(Stored data entries)
- Opening Delimiter -

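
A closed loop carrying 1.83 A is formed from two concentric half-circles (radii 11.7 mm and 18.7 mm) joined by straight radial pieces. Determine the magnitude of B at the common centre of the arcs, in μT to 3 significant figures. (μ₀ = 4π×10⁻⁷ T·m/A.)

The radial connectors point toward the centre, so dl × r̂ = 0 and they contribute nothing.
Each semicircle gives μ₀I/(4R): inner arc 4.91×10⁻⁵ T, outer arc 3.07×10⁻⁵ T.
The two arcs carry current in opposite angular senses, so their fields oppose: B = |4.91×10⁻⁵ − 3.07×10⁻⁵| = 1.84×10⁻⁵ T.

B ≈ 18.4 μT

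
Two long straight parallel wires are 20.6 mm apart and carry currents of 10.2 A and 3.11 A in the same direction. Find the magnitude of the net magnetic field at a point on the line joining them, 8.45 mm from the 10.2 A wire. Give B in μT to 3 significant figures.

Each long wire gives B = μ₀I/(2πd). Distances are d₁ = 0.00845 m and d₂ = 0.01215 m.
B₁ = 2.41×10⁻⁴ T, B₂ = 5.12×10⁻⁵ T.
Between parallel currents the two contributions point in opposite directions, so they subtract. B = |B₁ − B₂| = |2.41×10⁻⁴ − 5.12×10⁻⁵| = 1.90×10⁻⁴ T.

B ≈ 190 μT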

- Closing Delimiter -

Your output should be an exact copy of the lines from the one containing "Two long straight" through the last line of the data above.

» Result of the exercise:
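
Two long straight parallel wires are 20.6 mm apart and carry currents of 10.2 A and 3.11 A in the same direction. Find the magnitude of the net magnetic field at a point on the line joining them, 8.45 mm from the 10.2 A wire. Give B in μT to 3 significant figures.

Each long wire gives B = μ₀I/(2πd). Distances are d₁ = 0.00845 m and d₂ = 0.01215 m.
B₁ = 2.41×10⁻⁴ T, B₂ = 5.12×10⁻⁵ T.
Between parallel currents the two contributions point in opposite directions, so they subtract. B = |B₁ − B₂| = |2.41×10⁻⁴ − 5.12×10⁻⁵| = 1.90×10⁻⁴ T.

B ≈ 190 μT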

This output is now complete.